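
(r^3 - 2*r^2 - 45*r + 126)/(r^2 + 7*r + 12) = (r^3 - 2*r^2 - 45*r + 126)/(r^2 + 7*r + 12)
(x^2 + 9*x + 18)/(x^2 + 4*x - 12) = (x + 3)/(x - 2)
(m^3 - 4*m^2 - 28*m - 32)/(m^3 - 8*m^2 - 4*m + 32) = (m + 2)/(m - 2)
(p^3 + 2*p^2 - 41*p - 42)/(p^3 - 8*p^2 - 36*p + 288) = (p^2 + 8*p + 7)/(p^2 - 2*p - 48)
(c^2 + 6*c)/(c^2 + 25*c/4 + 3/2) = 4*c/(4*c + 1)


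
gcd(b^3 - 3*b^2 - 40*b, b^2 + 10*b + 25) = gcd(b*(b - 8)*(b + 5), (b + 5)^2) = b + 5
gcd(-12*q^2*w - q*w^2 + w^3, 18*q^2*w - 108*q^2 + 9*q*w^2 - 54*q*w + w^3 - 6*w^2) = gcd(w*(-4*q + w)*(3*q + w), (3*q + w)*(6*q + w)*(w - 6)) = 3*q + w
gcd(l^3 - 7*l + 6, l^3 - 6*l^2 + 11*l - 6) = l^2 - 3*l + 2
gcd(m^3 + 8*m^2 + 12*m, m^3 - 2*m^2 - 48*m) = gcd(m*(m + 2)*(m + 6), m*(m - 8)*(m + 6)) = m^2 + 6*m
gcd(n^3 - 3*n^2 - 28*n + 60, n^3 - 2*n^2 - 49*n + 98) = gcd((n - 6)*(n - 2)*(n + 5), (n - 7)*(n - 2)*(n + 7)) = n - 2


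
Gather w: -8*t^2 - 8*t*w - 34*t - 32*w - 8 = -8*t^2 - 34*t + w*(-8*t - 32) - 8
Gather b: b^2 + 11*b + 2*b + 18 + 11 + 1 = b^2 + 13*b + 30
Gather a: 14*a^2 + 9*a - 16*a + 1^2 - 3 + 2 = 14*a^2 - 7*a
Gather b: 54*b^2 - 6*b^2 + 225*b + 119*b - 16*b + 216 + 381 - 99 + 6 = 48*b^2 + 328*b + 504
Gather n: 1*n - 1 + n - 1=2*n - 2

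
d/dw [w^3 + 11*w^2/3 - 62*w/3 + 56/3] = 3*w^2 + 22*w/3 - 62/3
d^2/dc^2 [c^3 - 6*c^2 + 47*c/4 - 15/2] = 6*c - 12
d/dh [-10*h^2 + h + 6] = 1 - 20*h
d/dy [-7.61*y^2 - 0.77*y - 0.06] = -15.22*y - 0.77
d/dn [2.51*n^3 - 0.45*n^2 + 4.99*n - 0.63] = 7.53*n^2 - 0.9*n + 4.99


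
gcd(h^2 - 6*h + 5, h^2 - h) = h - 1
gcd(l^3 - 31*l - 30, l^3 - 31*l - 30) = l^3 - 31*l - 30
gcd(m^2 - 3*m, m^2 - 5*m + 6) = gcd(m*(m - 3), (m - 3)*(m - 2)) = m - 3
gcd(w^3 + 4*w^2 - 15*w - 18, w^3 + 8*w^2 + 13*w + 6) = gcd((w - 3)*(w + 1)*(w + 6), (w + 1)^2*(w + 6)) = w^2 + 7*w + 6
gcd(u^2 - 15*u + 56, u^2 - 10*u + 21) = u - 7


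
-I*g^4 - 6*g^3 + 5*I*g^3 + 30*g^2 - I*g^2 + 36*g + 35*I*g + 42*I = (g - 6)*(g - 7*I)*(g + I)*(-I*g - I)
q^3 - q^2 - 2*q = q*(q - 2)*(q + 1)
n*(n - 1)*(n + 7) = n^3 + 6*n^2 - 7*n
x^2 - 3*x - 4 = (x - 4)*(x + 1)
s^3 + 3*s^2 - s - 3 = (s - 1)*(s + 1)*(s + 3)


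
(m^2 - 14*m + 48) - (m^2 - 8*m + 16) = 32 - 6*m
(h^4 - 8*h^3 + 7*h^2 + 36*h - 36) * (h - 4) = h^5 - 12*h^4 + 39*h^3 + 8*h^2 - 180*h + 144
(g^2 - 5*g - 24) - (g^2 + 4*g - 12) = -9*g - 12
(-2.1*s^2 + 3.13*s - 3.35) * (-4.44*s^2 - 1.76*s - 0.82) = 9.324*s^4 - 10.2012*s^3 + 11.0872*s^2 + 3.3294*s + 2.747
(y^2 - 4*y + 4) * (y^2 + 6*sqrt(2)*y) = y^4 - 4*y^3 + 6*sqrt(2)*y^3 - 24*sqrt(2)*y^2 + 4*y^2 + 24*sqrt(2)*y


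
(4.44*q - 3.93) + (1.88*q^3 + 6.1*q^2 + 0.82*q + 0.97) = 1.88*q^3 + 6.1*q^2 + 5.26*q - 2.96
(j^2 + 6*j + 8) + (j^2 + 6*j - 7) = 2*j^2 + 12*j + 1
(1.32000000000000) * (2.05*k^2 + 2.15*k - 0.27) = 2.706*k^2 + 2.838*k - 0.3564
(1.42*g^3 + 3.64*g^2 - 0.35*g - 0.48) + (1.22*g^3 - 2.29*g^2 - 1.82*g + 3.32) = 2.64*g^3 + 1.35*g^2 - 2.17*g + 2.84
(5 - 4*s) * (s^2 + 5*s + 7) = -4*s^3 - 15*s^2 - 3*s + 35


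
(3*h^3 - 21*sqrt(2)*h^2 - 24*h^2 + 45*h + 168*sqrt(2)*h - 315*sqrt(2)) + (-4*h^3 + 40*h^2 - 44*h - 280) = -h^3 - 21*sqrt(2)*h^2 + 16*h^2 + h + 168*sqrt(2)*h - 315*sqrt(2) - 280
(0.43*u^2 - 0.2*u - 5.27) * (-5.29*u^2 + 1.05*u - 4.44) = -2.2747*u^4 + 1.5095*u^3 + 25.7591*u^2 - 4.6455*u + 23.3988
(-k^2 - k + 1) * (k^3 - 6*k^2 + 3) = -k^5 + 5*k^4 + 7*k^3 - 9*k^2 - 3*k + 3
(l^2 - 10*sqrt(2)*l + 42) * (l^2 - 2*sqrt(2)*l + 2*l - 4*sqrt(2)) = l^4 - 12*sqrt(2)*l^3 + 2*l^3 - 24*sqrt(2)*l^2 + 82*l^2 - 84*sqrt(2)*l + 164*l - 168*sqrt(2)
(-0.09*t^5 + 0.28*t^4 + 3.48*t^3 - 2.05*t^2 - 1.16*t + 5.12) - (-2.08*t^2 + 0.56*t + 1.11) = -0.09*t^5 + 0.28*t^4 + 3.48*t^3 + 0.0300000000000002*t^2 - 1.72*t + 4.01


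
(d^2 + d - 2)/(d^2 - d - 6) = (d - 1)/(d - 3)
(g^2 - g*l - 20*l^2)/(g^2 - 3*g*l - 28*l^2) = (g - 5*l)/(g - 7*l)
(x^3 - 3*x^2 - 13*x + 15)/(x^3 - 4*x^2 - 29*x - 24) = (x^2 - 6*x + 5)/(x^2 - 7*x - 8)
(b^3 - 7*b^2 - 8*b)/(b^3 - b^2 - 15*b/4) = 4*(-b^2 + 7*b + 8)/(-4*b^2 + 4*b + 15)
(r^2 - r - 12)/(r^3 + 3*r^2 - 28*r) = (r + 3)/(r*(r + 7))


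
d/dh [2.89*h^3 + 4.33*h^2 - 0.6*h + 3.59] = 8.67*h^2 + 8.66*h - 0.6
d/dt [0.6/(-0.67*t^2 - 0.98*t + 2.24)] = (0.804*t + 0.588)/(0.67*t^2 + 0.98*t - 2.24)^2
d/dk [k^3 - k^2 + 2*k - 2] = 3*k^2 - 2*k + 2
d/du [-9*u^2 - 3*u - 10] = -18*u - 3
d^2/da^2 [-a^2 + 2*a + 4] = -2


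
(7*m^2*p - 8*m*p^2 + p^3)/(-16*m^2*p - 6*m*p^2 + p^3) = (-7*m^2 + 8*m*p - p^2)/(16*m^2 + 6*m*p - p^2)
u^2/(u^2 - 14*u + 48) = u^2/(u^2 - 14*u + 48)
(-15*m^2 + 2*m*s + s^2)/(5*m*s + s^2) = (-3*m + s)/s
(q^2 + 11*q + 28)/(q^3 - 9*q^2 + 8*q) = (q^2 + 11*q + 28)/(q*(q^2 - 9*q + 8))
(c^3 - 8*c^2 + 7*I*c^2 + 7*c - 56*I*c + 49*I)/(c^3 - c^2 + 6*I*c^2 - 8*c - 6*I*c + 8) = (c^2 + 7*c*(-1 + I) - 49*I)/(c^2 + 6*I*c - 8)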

○ ○ ○ ○ ○

■ Problem statement
Your answer should consist only of the lines from the one with "(d^2 + d - 2)/(d^2 - d - 6) = (d - 1)/(d - 3)" through the end of the data above, reproduced exactly.

■ Answer to the problem
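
(d^2 + d - 2)/(d^2 - d - 6) = (d - 1)/(d - 3)
(g^2 - g*l - 20*l^2)/(g^2 - 3*g*l - 28*l^2) = (g - 5*l)/(g - 7*l)
(x^3 - 3*x^2 - 13*x + 15)/(x^3 - 4*x^2 - 29*x - 24) = (x^2 - 6*x + 5)/(x^2 - 7*x - 8)
(b^3 - 7*b^2 - 8*b)/(b^3 - b^2 - 15*b/4) = 4*(-b^2 + 7*b + 8)/(-4*b^2 + 4*b + 15)
(r^2 - r - 12)/(r^3 + 3*r^2 - 28*r) = (r + 3)/(r*(r + 7))


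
d/dh [2.89*h^3 + 4.33*h^2 - 0.6*h + 3.59] = 8.67*h^2 + 8.66*h - 0.6
d/dt [0.6/(-0.67*t^2 - 0.98*t + 2.24)] = (0.804*t + 0.588)/(0.67*t^2 + 0.98*t - 2.24)^2
d/dk [k^3 - k^2 + 2*k - 2] = 3*k^2 - 2*k + 2
d/du [-9*u^2 - 3*u - 10] = -18*u - 3
d^2/da^2 [-a^2 + 2*a + 4] = -2


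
(7*m^2*p - 8*m*p^2 + p^3)/(-16*m^2*p - 6*m*p^2 + p^3) = (-7*m^2 + 8*m*p - p^2)/(16*m^2 + 6*m*p - p^2)
u^2/(u^2 - 14*u + 48) = u^2/(u^2 - 14*u + 48)
(-15*m^2 + 2*m*s + s^2)/(5*m*s + s^2) = (-3*m + s)/s
(q^2 + 11*q + 28)/(q^3 - 9*q^2 + 8*q) = (q^2 + 11*q + 28)/(q*(q^2 - 9*q + 8))
(c^3 - 8*c^2 + 7*I*c^2 + 7*c - 56*I*c + 49*I)/(c^3 - c^2 + 6*I*c^2 - 8*c - 6*I*c + 8) = (c^2 + 7*c*(-1 + I) - 49*I)/(c^2 + 6*I*c - 8)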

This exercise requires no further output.